(INFORMATION PROVIDED Opens)

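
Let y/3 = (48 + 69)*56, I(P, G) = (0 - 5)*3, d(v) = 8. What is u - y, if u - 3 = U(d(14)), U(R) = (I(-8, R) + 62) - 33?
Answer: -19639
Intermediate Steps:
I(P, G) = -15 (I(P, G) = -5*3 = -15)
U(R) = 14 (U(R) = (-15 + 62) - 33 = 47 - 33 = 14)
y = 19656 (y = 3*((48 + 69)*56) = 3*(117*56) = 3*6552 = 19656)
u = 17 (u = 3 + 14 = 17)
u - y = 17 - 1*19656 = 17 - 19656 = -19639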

(INFORMATION PROVIDED Closes)
(INFORMATION PROVIDED Opens)

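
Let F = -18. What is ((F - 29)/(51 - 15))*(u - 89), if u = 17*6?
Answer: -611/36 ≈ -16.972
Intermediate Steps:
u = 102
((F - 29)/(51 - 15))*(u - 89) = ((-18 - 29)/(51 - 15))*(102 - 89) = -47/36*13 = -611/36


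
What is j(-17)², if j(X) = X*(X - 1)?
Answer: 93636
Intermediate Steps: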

(INFORMATION PROVIDED Closes)

◆ EXERCISE DESCRIPTION: Starting from the data above, filter for lines with "What" and copy each one.

◆ OUTPUT FOR THIS EXERCISE:
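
Let y/3 = (48 + 69)*56, I(P, G) = (0 - 5)*3, d(v) = 8. What is u - y, if u - 3 = U(d(14)), U(R) = (I(-8, R) + 62) - 33?
Let F = -18. What is ((F - 29)/(51 - 15))*(u - 89), if u = 17*6?
What is j(-17)², if j(X) = X*(X - 1)?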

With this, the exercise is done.